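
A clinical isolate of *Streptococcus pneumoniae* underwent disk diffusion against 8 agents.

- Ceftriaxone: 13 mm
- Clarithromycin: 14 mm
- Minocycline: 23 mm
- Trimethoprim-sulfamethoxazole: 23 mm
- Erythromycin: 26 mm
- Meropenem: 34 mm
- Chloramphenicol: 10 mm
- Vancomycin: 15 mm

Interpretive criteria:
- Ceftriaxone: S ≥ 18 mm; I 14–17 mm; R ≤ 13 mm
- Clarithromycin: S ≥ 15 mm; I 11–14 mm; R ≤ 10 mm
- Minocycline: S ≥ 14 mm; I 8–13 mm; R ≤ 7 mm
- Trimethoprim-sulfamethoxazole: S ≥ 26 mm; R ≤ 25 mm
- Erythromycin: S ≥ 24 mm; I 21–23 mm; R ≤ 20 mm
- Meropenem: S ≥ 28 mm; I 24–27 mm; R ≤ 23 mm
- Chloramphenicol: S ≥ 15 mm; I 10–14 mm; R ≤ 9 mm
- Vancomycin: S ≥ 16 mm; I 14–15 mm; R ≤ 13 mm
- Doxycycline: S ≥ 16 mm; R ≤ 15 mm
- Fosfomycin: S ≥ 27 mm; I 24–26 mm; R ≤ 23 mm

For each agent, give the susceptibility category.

Ceftriaxone 13 mm: ≤ 13 mm — Resistant
Clarithromycin (14 mm) in 11–14 mm ⇒ Intermediate
Minocycline 23 mm: ≥ 14 mm ⇒ susceptible
Trimethoprim-sulfamethoxazole: 23 mm is ≤ 25 mm — R
Erythromycin 26 mm: ≥ 24 mm — Susceptible
Meropenem 34 mm: ≥ 28 mm ⇒ Susceptible
Chloramphenicol: 10 mm is in 10–14 mm — I
Vancomycin (15 mm) in 14–15 mm — Intermediate

R, I, S, R, S, S, I, I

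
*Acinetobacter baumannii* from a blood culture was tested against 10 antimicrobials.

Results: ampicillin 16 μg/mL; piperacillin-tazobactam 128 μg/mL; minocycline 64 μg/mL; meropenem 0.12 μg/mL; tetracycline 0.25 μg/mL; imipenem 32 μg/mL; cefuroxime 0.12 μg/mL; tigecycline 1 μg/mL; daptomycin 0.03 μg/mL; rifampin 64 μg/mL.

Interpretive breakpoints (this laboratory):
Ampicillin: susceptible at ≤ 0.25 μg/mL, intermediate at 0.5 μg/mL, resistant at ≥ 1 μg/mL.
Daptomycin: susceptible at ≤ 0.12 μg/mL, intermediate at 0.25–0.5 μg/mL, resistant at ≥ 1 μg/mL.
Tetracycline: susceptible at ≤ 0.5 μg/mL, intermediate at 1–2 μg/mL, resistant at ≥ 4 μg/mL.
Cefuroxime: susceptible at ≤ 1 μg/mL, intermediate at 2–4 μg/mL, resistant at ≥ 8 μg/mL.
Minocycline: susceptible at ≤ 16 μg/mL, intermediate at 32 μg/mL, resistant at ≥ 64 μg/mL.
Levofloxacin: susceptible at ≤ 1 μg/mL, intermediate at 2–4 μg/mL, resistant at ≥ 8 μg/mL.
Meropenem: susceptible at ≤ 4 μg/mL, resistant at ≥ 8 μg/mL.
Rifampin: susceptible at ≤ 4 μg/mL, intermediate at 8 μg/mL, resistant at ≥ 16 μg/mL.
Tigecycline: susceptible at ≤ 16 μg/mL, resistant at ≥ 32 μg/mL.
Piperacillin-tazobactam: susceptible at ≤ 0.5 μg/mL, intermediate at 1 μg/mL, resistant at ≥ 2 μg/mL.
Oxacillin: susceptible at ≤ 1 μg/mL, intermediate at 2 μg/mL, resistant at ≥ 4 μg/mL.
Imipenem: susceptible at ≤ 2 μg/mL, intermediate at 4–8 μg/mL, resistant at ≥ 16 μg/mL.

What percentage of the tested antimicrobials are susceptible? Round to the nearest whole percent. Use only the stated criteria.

Ampicillin 16 μg/mL: ≥ 1 μg/mL ⇒ resistant
Piperacillin-tazobactam: 128 μg/mL is ≥ 2 μg/mL — R
Minocycline (64 μg/mL) ≥ 64 μg/mL — R
Meropenem 0.12 μg/mL: ≤ 4 μg/mL ⇒ S
Tetracycline: 0.25 μg/mL is ≤ 0.5 μg/mL — Susceptible
Imipenem (32 μg/mL) ≥ 16 μg/mL → resistant
Cefuroxime (0.12 μg/mL) ≤ 1 μg/mL → susceptible
Tigecycline: 1 μg/mL is ≤ 16 μg/mL ⇒ Susceptible
Daptomycin (0.03 μg/mL) ≤ 0.12 μg/mL — Susceptible
Rifampin (64 μg/mL) ≥ 16 μg/mL ⇒ R
Susceptible: 5/10

50%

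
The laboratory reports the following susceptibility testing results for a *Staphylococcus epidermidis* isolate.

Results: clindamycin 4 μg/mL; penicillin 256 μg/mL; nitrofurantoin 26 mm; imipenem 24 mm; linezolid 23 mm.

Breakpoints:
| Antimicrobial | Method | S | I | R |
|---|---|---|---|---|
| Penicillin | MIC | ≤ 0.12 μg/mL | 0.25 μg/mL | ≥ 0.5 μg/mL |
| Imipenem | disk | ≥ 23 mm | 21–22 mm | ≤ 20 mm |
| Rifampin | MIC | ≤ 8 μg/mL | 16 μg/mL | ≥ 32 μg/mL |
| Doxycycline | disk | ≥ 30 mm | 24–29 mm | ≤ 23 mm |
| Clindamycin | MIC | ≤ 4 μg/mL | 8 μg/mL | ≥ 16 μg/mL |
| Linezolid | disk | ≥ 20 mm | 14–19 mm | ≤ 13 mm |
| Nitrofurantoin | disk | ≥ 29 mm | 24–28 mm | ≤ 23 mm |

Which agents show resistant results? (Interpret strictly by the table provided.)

Clindamycin: 4 μg/mL is ≤ 4 μg/mL → Susceptible
Penicillin: 256 μg/mL is ≥ 0.5 μg/mL ⇒ resistant
Nitrofurantoin: 26 mm is in 24–28 mm — intermediate
Imipenem: 24 mm is ≥ 23 mm → Susceptible
Linezolid: 23 mm is ≥ 20 mm — S

penicillin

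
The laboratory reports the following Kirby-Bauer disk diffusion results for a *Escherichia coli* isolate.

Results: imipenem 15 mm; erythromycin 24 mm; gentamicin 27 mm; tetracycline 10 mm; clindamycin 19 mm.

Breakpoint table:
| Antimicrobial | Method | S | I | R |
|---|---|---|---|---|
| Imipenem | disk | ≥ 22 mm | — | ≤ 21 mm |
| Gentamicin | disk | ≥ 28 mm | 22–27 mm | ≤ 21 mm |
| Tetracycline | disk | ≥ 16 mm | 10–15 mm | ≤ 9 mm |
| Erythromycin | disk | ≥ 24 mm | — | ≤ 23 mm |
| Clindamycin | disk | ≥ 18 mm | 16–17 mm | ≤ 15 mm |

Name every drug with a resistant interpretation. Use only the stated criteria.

imipenem

Imipenem: 15 mm is ≤ 21 mm ⇒ resistant
Erythromycin 24 mm: ≥ 24 mm ⇒ Susceptible
Gentamicin: 27 mm is in 22–27 mm → I
Tetracycline: 10 mm is in 10–15 mm → I
Clindamycin: 19 mm is ≥ 18 mm → susceptible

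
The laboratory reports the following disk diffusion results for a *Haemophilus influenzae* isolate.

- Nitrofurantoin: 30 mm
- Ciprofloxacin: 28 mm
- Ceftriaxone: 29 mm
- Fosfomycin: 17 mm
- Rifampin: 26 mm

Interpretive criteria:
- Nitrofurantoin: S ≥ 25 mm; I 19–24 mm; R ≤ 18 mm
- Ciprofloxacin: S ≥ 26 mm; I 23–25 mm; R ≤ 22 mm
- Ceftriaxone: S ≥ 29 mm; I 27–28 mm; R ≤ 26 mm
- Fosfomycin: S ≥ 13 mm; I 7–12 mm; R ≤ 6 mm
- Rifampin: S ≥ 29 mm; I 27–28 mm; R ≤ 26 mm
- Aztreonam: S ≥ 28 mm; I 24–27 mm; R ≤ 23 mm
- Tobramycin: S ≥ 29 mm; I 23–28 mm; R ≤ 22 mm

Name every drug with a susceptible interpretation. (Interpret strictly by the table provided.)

Nitrofurantoin 30 mm: ≥ 25 mm — Susceptible
Ciprofloxacin 28 mm: ≥ 26 mm — Susceptible
Ceftriaxone 29 mm: ≥ 29 mm ⇒ Susceptible
Fosfomycin: 17 mm is ≥ 13 mm ⇒ susceptible
Rifampin (26 mm) ≤ 26 mm → R

nitrofurantoin, ciprofloxacin, ceftriaxone, fosfomycin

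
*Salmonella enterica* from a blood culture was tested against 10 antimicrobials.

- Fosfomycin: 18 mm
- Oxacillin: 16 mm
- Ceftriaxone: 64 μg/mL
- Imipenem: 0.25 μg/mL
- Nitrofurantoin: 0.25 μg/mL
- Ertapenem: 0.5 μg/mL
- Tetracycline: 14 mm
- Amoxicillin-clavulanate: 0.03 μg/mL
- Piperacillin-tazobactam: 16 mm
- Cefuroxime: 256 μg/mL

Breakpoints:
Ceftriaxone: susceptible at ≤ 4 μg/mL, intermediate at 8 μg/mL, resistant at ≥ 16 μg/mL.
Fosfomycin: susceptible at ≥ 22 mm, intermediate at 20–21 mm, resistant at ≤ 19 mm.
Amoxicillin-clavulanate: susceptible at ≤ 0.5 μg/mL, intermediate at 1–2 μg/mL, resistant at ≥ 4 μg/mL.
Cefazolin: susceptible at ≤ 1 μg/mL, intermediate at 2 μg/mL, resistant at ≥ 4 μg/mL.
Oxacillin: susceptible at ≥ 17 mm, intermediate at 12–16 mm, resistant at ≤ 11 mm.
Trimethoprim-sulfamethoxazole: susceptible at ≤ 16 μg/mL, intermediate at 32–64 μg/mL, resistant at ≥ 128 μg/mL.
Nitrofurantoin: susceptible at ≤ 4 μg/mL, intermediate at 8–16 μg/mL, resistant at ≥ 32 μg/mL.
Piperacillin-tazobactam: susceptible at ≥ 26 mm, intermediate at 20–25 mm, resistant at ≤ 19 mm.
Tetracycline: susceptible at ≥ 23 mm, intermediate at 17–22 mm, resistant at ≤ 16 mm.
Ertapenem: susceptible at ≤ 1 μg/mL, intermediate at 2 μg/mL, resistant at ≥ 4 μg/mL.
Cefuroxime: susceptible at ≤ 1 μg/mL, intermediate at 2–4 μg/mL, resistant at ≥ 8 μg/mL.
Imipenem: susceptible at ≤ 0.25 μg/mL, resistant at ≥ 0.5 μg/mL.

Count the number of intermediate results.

Fosfomycin 18 mm: ≤ 19 mm — Resistant
Oxacillin: 16 mm is in 12–16 mm → I
Ceftriaxone 64 μg/mL: ≥ 16 μg/mL → resistant
Imipenem: 0.25 μg/mL is ≤ 0.25 μg/mL → susceptible
Nitrofurantoin: 0.25 μg/mL is ≤ 4 μg/mL ⇒ S
Ertapenem 0.5 μg/mL: ≤ 1 μg/mL ⇒ S
Tetracycline (14 mm) ≤ 16 mm — R
Amoxicillin-clavulanate (0.03 μg/mL) ≤ 0.5 μg/mL — susceptible
Piperacillin-tazobactam: 16 mm is ≤ 19 mm → Resistant
Cefuroxime (256 μg/mL) ≥ 8 μg/mL ⇒ R
Intermediate: 1

1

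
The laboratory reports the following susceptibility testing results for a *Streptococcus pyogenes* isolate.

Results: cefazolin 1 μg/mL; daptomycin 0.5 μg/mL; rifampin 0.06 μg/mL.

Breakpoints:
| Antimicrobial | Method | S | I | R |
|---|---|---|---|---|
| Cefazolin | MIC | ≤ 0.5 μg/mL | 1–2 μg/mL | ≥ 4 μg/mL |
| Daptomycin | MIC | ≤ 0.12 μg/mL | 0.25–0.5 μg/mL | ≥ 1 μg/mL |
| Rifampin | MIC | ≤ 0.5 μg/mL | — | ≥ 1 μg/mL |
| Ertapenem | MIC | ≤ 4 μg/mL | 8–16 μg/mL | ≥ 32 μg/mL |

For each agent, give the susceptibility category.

I, I, S

Cefazolin: 1 μg/mL is in 1–2 μg/mL ⇒ Intermediate
Daptomycin (0.5 μg/mL) in 0.25–0.5 μg/mL ⇒ I
Rifampin (0.06 μg/mL) ≤ 0.5 μg/mL → susceptible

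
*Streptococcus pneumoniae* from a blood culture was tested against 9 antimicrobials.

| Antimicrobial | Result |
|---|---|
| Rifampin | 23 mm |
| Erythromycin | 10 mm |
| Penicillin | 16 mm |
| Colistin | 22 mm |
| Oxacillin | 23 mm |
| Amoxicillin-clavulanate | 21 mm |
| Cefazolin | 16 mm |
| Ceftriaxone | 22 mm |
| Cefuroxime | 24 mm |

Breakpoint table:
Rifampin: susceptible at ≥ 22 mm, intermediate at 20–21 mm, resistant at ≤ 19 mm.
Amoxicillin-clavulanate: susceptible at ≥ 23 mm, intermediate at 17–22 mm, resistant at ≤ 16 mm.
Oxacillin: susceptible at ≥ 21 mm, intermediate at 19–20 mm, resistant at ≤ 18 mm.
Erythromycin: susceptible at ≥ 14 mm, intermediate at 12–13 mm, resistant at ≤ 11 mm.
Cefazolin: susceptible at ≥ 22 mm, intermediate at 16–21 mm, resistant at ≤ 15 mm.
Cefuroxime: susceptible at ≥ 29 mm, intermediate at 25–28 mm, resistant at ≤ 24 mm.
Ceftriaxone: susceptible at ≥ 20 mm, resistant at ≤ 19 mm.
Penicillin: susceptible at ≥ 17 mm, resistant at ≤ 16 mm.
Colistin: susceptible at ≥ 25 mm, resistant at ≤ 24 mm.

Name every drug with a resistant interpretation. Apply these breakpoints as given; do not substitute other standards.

erythromycin, penicillin, colistin, cefuroxime

Rifampin: 23 mm is ≥ 22 mm → Susceptible
Erythromycin: 10 mm is ≤ 11 mm → Resistant
Penicillin: 16 mm is ≤ 16 mm → resistant
Colistin: 22 mm is ≤ 24 mm → R
Oxacillin (23 mm) ≥ 21 mm → S
Amoxicillin-clavulanate: 21 mm is in 17–22 mm → I
Cefazolin: 16 mm is in 16–21 mm — I
Ceftriaxone 22 mm: ≥ 20 mm → S
Cefuroxime 24 mm: ≤ 24 mm — R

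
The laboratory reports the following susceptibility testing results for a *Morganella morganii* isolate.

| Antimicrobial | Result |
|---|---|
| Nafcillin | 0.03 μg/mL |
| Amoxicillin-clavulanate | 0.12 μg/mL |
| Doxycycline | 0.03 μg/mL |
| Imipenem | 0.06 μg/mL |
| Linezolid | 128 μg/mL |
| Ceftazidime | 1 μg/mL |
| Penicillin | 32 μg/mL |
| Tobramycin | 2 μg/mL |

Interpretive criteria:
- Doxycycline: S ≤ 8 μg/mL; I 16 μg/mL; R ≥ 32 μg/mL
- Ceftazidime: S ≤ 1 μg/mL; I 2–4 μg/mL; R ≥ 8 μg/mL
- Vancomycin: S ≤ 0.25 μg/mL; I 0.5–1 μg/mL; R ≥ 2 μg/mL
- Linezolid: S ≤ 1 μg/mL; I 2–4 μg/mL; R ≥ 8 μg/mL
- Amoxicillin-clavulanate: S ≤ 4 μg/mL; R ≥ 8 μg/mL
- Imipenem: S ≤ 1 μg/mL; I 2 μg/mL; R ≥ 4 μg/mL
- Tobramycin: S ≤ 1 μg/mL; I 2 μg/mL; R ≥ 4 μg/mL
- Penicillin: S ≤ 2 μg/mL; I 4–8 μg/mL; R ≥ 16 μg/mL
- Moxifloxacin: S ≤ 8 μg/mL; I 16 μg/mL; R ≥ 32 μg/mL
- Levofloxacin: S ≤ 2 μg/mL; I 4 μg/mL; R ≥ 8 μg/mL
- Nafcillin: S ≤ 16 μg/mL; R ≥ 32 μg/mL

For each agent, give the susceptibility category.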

**Work instructions**
In your reply, restate exactly the lines from the start of the records above through the line holding "- Ceftriaxone: S ≥ 18", including both, and nothing else.

**Exercise answer**
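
A clinical isolate of *Streptococcus pneumoniae* underwent disk diffusion against 8 agents.

- Ceftriaxone: 13 mm
- Clarithromycin: 14 mm
- Minocycline: 23 mm
- Trimethoprim-sulfamethoxazole: 23 mm
- Erythromycin: 26 mm
- Meropenem: 34 mm
- Chloramphenicol: 10 mm
- Vancomycin: 15 mm

Interpretive criteria:
- Ceftriaxone: S ≥ 18 mm; I 14–17 mm; R ≤ 13 mm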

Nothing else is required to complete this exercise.